● **Exercise**: All of the entries should be written out again exactly.

● **Material provided**:

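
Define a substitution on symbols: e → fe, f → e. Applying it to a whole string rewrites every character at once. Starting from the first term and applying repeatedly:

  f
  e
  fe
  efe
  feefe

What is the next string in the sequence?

efefeefe

Expanding feefe: f→e, e→fe, e→fe, f→e, e→fe. Concatenated: e fe fe e fe.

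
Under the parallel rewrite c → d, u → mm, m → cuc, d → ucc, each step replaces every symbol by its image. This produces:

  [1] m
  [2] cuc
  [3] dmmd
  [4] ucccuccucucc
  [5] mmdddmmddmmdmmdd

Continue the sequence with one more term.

cuccucuccuccucccuccucuccucccuccucucccuccucuccucc

Applying the rule to each of the 16 symbols of mmdddmmddmmdmmdd gives the pieces cuc cuc ucc ucc ucc cuc cuc ucc ucc cuc cuc ucc cuc cuc ucc ucc, which concatenate to the answer.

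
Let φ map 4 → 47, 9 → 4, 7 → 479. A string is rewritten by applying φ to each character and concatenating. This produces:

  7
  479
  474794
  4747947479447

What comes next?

47479474794474794747944747479

Applying the rule to each of the 13 symbols of 4747947479447 gives the pieces 47 479 47 479 4 47 479 47 479 4 47 47 479, which concatenate to the answer.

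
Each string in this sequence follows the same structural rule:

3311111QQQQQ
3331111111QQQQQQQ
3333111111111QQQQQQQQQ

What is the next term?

3333311111111111QQQQQQQQQQQ

Reading off run lengths: 3 runs 2, 3, 4; 1 runs 5, 7, 9; Q runs 5, 7, 9 — each is linear in n, where the shown terms are n = 2, 3, 4.
For the next term, n = 5, so the run lengths are 5, 11, 11.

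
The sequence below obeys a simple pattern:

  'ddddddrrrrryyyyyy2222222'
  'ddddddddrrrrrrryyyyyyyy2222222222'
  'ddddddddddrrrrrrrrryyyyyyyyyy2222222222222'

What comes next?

ddddddddddddrrrrrrrrrrryyyyyyyyyyyy2222222222222222

Term n consists of 2n d's, followed by 2n-1 r's, followed by 2n y's, followed by 3n-2 2's, where the shown terms are n = 3, 4, 5.
For the next term, n = 6, so the run lengths are 12, 11, 12, 16.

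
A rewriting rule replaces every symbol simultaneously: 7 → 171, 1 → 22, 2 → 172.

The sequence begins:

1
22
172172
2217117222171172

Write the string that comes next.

φ(2217117222171172) expands symbol-by-symbol to 172 172 22 171 22 22 171 172 172 172 22 171 22 22 171 172; joining the 16 pieces gives the next term.

172172221712222171172172172221712222171172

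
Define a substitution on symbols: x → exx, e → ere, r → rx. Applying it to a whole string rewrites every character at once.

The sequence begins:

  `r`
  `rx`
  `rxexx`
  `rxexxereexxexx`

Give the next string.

Rewriting the 14 symbols of rxexxereexxexx one by one yields rx exx ere exx exx ere rx ere ere exx exx ere exx exx; concatenated:

rxexxereexxexxererxereereexxexxereexxexx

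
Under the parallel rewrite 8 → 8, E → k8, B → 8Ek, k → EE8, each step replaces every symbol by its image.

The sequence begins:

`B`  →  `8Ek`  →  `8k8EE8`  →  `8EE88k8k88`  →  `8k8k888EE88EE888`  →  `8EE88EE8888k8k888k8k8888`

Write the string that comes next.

φ(8EE88EE8888k8k888k8k8888) expands symbol-by-symbol to 8 k8 k8 8 8 k8 k8 8 8 8 8 EE8 8 EE8 8 8 8 EE8 8 EE8 8 8 8 8; joining the 24 pieces gives the next term.

8k8k888k8k88888EE88EE8888EE88EE88888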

● **Reply**:
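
Define a substitution on symbols: e → fe, f → e. Applying it to a whole string rewrites every character at once. Starting from the first term and applying repeatedly:

  f
  e
  fe
  efe
  feefe

What is the next string in the sequence?

efefeefe

Expanding feefe: f→e, e→fe, e→fe, f→e, e→fe. Concatenated: e fe fe e fe.

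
Under the parallel rewrite c → d, u → mm, m → cuc, d → ucc, each step replaces every symbol by its image. This produces:

  [1] m
  [2] cuc
  [3] dmmd
  [4] ucccuccucucc
  [5] mmdddmmddmmdmmdd

Continue the sequence with one more term.

cuccucuccuccucccuccucuccucccuccucucccuccucuccucc

Applying the rule to each of the 16 symbols of mmdddmmddmmdmmdd gives the pieces cuc cuc ucc ucc ucc cuc cuc ucc ucc cuc cuc ucc cuc cuc ucc ucc, which concatenate to the answer.

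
Let φ map 4 → 47, 9 → 4, 7 → 479. A string is rewritten by applying φ to each character and concatenating. This produces:

  7
  479
  474794
  4747947479447

What comes next?

47479474794474794747944747479

Applying the rule to each of the 13 symbols of 4747947479447 gives the pieces 47 479 47 479 4 47 479 47 479 4 47 47 479, which concatenate to the answer.

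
Each string in this sequence follows the same structural rule:

3311111QQQQQ
3331111111QQQQQQQ
3333111111111QQQQQQQQQ

What is the next term?

3333311111111111QQQQQQQQQQQ

Reading off run lengths: 3 runs 2, 3, 4; 1 runs 5, 7, 9; Q runs 5, 7, 9 — each is linear in n, where the shown terms are n = 2, 3, 4.
For the next term, n = 5, so the run lengths are 5, 11, 11.

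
The sequence below obeys a simple pattern:

  'ddddddrrrrryyyyyy2222222'
  'ddddddddrrrrrrryyyyyyyy2222222222'
  'ddddddddddrrrrrrrrryyyyyyyyyy2222222222222'

What comes next?

ddddddddddddrrrrrrrrrrryyyyyyyyyyyy2222222222222222

Term n consists of 2n d's, followed by 2n-1 r's, followed by 2n y's, followed by 3n-2 2's, where the shown terms are n = 3, 4, 5.
For the next term, n = 6, so the run lengths are 12, 11, 12, 16.

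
A rewriting rule replaces every symbol simultaneously: 7 → 171, 1 → 22, 2 → 172.

The sequence begins:

1
22
172172
2217117222171172

Write the string that comes next.

φ(2217117222171172) expands symbol-by-symbol to 172 172 22 171 22 22 171 172 172 172 22 171 22 22 171 172; joining the 16 pieces gives the next term.

172172221712222171172172172221712222171172

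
Define a substitution on symbols: x → exx, e → ere, r → rx. Applying it to a whole string rewrites every character at once.

The sequence begins:

  `r`
  `rx`
  `rxexx`
  `rxexxereexxexx`

Give the next string.

Rewriting the 14 symbols of rxexxereexxexx one by one yields rx exx ere exx exx ere rx ere ere exx exx ere exx exx; concatenated:

rxexxereexxexxererxereereexxexxereexxexx

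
Under the parallel rewrite 8 → 8, E → k8, B → 8Ek, k → EE8, each step replaces every symbol by its image.

The sequence begins:

`B`  →  `8Ek`  →  `8k8EE8`  →  `8EE88k8k88`  →  `8k8k888EE88EE888`  →  `8EE88EE8888k8k888k8k8888`

Write the string that comes next.

φ(8EE88EE8888k8k888k8k8888) expands symbol-by-symbol to 8 k8 k8 8 8 k8 k8 8 8 8 8 EE8 8 EE8 8 8 8 EE8 8 EE8 8 8 8 8; joining the 24 pieces gives the next term.

8k8k888k8k88888EE88EE8888EE88EE88888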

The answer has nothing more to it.